Directions for this task: Please restate word for word the line holding "A tapered bar section consists" and every following line through the end of the entries.

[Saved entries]
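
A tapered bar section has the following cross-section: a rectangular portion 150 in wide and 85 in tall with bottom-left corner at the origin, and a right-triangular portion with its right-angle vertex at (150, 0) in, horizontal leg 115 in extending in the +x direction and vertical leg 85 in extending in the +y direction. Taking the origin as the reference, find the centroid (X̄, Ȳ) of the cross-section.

Part | A | x̄ᵢ | ȳᵢ | A·x̄ᵢ | A·ȳᵢ
rectangular portion | 12750.00 | 75.00 | 42.50 | 956250.00 | 541875.00
triangular portion | 4887.50 | 188.33 | 28.33 | 920479.17 | 138479.17
Σ | 17637.50 |  |  | 1876729.17 | 680354.17
X̄ = 1876729.17 / 17637.50 = 106.41 in
Ȳ = 680354.17 / 17637.50 = 38.57 in

X̄ = 106.41 in, Ȳ = 38.57 in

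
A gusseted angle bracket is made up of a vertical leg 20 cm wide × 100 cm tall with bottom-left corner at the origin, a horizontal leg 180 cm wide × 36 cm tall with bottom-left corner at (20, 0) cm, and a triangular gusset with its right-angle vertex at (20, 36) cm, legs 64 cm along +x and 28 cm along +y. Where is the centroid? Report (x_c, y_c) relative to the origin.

x_c = 82.11 cm, y_c = 27.44 cm

Part | A | x̄ᵢ | ȳᵢ | A·x̄ᵢ | A·ȳᵢ
vertical leg | 2000.00 | 10.00 | 50.00 | 20000.00 | 100000.00
horizontal leg | 6480.00 | 110.00 | 18.00 | 712800.00 | 116640.00
gusset | 896.00 | 41.33 | 45.33 | 37034.67 | 40618.67
Σ | 9376.00 |  |  | 769834.67 | 257258.67
x_c = 769834.67 / 9376.00 = 82.11 cm
y_c = 257258.67 / 9376.00 = 27.44 cm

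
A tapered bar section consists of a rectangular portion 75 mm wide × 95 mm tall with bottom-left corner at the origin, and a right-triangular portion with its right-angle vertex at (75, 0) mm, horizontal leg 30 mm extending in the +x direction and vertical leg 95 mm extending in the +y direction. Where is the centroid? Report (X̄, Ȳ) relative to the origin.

Part | A | x̄ᵢ | ȳᵢ | A·x̄ᵢ | A·ȳᵢ
rectangular portion | 7125.00 | 37.50 | 47.50 | 267187.50 | 338437.50
triangular portion | 1425.00 | 85.00 | 31.67 | 121125.00 | 45125.00
Σ | 8550.00 |  |  | 388312.50 | 383562.50
X̄ = 388312.50 / 8550.00 = 45.42 mm
Ȳ = 383562.50 / 8550.00 = 44.86 mm

X̄ = 45.42 mm, Ȳ = 44.86 mm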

Result below:
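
A tapered bar section consists of a rectangular portion 75 mm wide × 95 mm tall with bottom-left corner at the origin, and a right-triangular portion with its right-angle vertex at (75, 0) mm, horizontal leg 30 mm extending in the +x direction and vertical leg 95 mm extending in the +y direction. Where is the centroid? Report (X̄, Ȳ) relative to the origin.

Part | A | x̄ᵢ | ȳᵢ | A·x̄ᵢ | A·ȳᵢ
rectangular portion | 7125.00 | 37.50 | 47.50 | 267187.50 | 338437.50
triangular portion | 1425.00 | 85.00 | 31.67 | 121125.00 | 45125.00
Σ | 8550.00 |  |  | 388312.50 | 383562.50
X̄ = 388312.50 / 8550.00 = 45.42 mm
Ȳ = 383562.50 / 8550.00 = 44.86 mm

X̄ = 45.42 mm, Ȳ = 44.86 mm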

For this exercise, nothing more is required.